# Your instructions
Take the data that follows and retype it word for word.

'''

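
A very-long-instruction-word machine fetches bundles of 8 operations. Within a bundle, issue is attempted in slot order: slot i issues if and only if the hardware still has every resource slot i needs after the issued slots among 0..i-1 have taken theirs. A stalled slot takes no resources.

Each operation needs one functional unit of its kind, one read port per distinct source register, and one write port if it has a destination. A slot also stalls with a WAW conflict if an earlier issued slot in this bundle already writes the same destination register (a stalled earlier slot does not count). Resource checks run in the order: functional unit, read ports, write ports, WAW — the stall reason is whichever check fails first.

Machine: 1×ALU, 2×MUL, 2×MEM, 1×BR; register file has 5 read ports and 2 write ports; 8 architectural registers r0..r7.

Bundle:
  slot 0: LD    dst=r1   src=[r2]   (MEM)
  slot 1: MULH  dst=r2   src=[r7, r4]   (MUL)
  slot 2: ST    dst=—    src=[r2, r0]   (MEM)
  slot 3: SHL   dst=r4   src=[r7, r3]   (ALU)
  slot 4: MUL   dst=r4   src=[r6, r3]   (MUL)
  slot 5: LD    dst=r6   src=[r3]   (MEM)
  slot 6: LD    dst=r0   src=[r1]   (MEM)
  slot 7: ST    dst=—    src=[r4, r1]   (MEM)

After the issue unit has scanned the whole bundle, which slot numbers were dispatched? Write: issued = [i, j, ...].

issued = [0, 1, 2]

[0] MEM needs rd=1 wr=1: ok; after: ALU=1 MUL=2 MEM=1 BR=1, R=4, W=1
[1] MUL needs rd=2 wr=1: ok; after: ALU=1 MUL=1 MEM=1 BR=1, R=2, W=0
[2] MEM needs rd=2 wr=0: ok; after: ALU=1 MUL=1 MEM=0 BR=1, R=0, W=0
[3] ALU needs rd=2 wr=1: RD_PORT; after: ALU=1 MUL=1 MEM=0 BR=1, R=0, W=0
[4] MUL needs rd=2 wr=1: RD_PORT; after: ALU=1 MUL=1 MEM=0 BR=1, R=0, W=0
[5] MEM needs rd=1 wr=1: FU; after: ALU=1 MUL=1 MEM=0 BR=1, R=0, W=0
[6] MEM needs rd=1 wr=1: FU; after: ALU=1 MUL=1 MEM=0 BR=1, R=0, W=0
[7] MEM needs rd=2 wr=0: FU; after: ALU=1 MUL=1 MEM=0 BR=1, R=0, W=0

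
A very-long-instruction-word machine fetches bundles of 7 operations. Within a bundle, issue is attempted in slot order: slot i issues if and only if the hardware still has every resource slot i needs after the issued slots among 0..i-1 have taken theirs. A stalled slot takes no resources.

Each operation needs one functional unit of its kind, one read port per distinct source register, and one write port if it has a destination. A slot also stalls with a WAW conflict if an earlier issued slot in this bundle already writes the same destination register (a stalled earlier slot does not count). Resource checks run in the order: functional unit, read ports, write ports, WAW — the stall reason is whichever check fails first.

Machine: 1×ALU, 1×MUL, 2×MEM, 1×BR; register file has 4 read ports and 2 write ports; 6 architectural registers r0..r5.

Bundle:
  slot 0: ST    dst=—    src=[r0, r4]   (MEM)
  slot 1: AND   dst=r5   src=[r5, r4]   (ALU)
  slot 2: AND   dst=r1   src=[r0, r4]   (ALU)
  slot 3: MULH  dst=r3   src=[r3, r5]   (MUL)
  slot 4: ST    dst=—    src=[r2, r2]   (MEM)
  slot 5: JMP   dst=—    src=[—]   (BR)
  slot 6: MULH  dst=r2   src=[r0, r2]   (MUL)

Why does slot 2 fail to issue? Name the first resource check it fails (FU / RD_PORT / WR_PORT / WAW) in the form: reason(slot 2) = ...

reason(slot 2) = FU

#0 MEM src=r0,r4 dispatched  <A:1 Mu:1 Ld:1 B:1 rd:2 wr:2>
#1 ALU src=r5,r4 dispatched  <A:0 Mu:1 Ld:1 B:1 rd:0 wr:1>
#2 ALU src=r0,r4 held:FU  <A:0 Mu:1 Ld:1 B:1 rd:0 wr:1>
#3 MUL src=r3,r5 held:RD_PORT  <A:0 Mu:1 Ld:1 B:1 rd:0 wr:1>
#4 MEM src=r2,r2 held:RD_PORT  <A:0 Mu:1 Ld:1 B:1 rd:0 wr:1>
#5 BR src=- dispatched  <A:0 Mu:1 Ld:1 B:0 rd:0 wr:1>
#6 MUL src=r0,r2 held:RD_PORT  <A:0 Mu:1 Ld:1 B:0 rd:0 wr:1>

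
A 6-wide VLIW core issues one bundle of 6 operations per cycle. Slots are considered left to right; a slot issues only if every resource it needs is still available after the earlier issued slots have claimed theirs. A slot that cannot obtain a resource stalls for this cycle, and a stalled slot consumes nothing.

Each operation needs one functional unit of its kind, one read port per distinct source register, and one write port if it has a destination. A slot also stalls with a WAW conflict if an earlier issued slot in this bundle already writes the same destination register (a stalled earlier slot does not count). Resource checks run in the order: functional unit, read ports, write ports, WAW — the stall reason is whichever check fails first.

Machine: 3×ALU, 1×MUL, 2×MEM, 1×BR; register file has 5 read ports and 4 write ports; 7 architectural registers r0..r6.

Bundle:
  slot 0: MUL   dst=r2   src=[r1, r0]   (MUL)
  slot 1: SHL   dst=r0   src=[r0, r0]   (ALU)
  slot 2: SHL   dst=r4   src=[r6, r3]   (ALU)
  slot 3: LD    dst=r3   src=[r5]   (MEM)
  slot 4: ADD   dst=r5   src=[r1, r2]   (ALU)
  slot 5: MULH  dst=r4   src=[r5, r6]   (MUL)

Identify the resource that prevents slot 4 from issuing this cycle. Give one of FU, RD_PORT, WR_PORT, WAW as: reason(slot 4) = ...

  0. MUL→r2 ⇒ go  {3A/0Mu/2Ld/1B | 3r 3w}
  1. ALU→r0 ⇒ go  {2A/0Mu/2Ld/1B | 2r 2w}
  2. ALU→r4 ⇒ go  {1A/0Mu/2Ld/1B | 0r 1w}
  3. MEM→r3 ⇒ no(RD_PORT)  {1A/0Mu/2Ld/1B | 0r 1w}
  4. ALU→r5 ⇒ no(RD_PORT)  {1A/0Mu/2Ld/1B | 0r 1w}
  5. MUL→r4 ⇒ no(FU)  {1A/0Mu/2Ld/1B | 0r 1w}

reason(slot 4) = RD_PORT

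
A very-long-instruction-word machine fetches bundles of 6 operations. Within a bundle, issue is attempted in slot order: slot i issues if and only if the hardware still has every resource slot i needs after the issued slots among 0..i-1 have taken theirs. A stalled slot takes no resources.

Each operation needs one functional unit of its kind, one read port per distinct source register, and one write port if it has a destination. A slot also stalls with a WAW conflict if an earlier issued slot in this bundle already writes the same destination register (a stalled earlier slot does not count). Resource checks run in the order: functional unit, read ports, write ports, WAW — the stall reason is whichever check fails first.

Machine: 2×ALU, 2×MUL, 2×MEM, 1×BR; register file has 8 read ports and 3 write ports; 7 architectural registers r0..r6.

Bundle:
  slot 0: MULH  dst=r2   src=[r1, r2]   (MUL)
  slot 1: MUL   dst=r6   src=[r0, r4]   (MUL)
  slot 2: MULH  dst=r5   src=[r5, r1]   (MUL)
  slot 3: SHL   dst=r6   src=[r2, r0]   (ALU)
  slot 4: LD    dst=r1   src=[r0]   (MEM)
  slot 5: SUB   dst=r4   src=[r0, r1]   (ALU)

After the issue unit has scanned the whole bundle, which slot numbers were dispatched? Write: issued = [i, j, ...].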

'''

# Output of the exercise
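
A very-long-instruction-word machine fetches bundles of 8 operations. Within a bundle, issue is attempted in slot order: slot i issues if and only if the hardware still has every resource slot i needs after the issued slots among 0..i-1 have taken theirs. A stalled slot takes no resources.

Each operation needs one functional unit of its kind, one read port per distinct source register, and one write port if it has a destination. A slot also stalls with a WAW conflict if an earlier issued slot in this bundle already writes the same destination register (a stalled earlier slot does not count). Resource checks run in the order: functional unit, read ports, write ports, WAW — the stall reason is whichever check fails first.

Machine: 1×ALU, 2×MUL, 2×MEM, 1×BR; register file has 5 read ports and 2 write ports; 8 architectural registers r0..r7.

Bundle:
  slot 0: LD    dst=r1   src=[r2]   (MEM)
  slot 1: MULH  dst=r2   src=[r7, r4]   (MUL)
  slot 2: ST    dst=—    src=[r2, r0]   (MEM)
  slot 3: SHL   dst=r4   src=[r7, r3]   (ALU)
  slot 4: MUL   dst=r4   src=[r6, r3]   (MUL)
  slot 5: LD    dst=r6   src=[r3]   (MEM)
  slot 6: LD    dst=r0   src=[r1]   (MEM)
  slot 7: ST    dst=—    src=[r4, r1]   (MEM)

After the issue unit has scanned the whole bundle, which slot numbers were dispatched? Write: issued = [i, j, ...].

issued = [0, 1, 2]

[0] MEM needs rd=1 wr=1: ok; after: ALU=1 MUL=2 MEM=1 BR=1, R=4, W=1
[1] MUL needs rd=2 wr=1: ok; after: ALU=1 MUL=1 MEM=1 BR=1, R=2, W=0
[2] MEM needs rd=2 wr=0: ok; after: ALU=1 MUL=1 MEM=0 BR=1, R=0, W=0
[3] ALU needs rd=2 wr=1: RD_PORT; after: ALU=1 MUL=1 MEM=0 BR=1, R=0, W=0
[4] MUL needs rd=2 wr=1: RD_PORT; after: ALU=1 MUL=1 MEM=0 BR=1, R=0, W=0
[5] MEM needs rd=1 wr=1: FU; after: ALU=1 MUL=1 MEM=0 BR=1, R=0, W=0
[6] MEM needs rd=1 wr=1: FU; after: ALU=1 MUL=1 MEM=0 BR=1, R=0, W=0
[7] MEM needs rd=2 wr=0: FU; after: ALU=1 MUL=1 MEM=0 BR=1, R=0, W=0

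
A very-long-instruction-word machine fetches bundles of 7 operations. Within a bundle, issue is attempted in slot order: slot i issues if and only if the hardware still has every resource slot i needs after the issued slots among 0..i-1 have taken theirs. A stalled slot takes no resources.

Each operation needs one functional unit of its kind, one read port per distinct source register, and one write port if it has a destination. A slot also stalls with a WAW conflict if an earlier issued slot in this bundle already writes the same destination register (a stalled earlier slot does not count). Resource checks run in the order: functional unit, read ports, write ports, WAW — the stall reason is whichever check fails first.

Machine: 1×ALU, 1×MUL, 2×MEM, 1×BR; register file has 4 read ports and 2 write ports; 6 architectural registers r0..r5.

Bundle:
  slot 0: ST    dst=—    src=[r0, r4]   (MEM)
  slot 1: AND   dst=r5   src=[r5, r4]   (ALU)
  slot 2: AND   dst=r1   src=[r0, r4]   (ALU)
  slot 3: MULH  dst=r3   src=[r3, r5]   (MUL)
  slot 4: ST    dst=—    src=[r2, r2]   (MEM)
  slot 5: JMP   dst=—    src=[—]   (BR)
  slot 6: MULH  dst=r2   src=[r0, r2]   (MUL)

Why does slot 2 fail to issue? Name the first resource check it fails (FU / RD_PORT / WR_PORT / WAW) in the form: reason(slot 2) = ...

reason(slot 2) = FU

#0 MEM src=r0,r4 dispatched  <A:1 Mu:1 Ld:1 B:1 rd:2 wr:2>
#1 ALU src=r5,r4 dispatched  <A:0 Mu:1 Ld:1 B:1 rd:0 wr:1>
#2 ALU src=r0,r4 held:FU  <A:0 Mu:1 Ld:1 B:1 rd:0 wr:1>
#3 MUL src=r3,r5 held:RD_PORT  <A:0 Mu:1 Ld:1 B:1 rd:0 wr:1>
#4 MEM src=r2,r2 held:RD_PORT  <A:0 Mu:1 Ld:1 B:1 rd:0 wr:1>
#5 BR src=- dispatched  <A:0 Mu:1 Ld:1 B:0 rd:0 wr:1>
#6 MUL src=r0,r2 held:RD_PORT  <A:0 Mu:1 Ld:1 B:0 rd:0 wr:1>

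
A 6-wide VLIW core issues one bundle of 6 operations per cycle. Slots are considered left to right; a slot issues only if every resource it needs is still available after the earlier issued slots have claimed theirs. A slot that cannot obtain a resource stalls for this cycle, and a stalled slot consumes nothing.

Each operation needs one functional unit of its kind, one read port per distinct source register, and one write port if it has a destination. A slot also stalls with a WAW conflict if an earlier issued slot in this bundle already writes the same destination register (a stalled earlier slot does not count). Resource checks run in the order: functional unit, read ports, write ports, WAW — the stall reason is whichever check fails first.

Machine: 3×ALU, 1×MUL, 2×MEM, 1×BR; register file has 5 read ports and 4 write ports; 7 architectural registers r0..r6.

Bundle:
  slot 0: MUL   dst=r2   src=[r1, r0]   (MUL)
  slot 1: SHL   dst=r0   src=[r0, r0]   (ALU)
  slot 2: SHL   dst=r4   src=[r6, r3]   (ALU)
  slot 3: LD    dst=r3   src=[r5]   (MEM)
  slot 4: ADD   dst=r5   src=[r1, r2]   (ALU)
  slot 5: MULH  dst=r4   src=[r5, r6]   (MUL)

Identify the resource that prevents slot 4 from issuing this cycle. Give one of FU, RD_PORT, WR_PORT, WAW as: reason(slot 4) = ...

  0. MUL→r2 ⇒ go  {3A/0Mu/2Ld/1B | 3r 3w}
  1. ALU→r0 ⇒ go  {2A/0Mu/2Ld/1B | 2r 2w}
  2. ALU→r4 ⇒ go  {1A/0Mu/2Ld/1B | 0r 1w}
  3. MEM→r3 ⇒ no(RD_PORT)  {1A/0Mu/2Ld/1B | 0r 1w}
  4. ALU→r5 ⇒ no(RD_PORT)  {1A/0Mu/2Ld/1B | 0r 1w}
  5. MUL→r4 ⇒ no(FU)  {1A/0Mu/2Ld/1B | 0r 1w}

reason(slot 4) = RD_PORT

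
A very-long-instruction-word machine fetches bundles of 6 operations. Within a bundle, issue is attempted in slot order: slot i issues if and only if the hardware still has every resource slot i needs after the issued slots among 0..i-1 have taken theirs. A stalled slot takes no resources.

Each operation needs one functional unit of its kind, one read port per distinct source register, and one write port if it has a destination. A slot also stalls with a WAW conflict if an earlier issued slot in this bundle already writes the same destination register (a stalled earlier slot does not count). Resource checks run in the order: functional unit, read ports, write ports, WAW — the stall reason is whichever check fails first.

Machine: 2×ALU, 2×MUL, 2×MEM, 1×BR; register file has 8 read ports and 3 write ports; 7 architectural registers r0..r6.

Bundle:
  slot 0: MULH  dst=r2   src=[r1, r2]   (MUL)
  slot 1: MUL   dst=r6   src=[r0, r4]   (MUL)
  slot 2: MULH  dst=r5   src=[r5, r1]   (MUL)
  slot 3: SHL   dst=r6   src=[r2, r0]   (ALU)
  slot 4: LD    dst=r1   src=[r0]   (MEM)
  slot 5: SUB   dst=r4   src=[r0, r1]   (ALU)

After the issue unit has scanned the whole bundle, which slot numbers were dispatched? Write: issued = [i, j, ...].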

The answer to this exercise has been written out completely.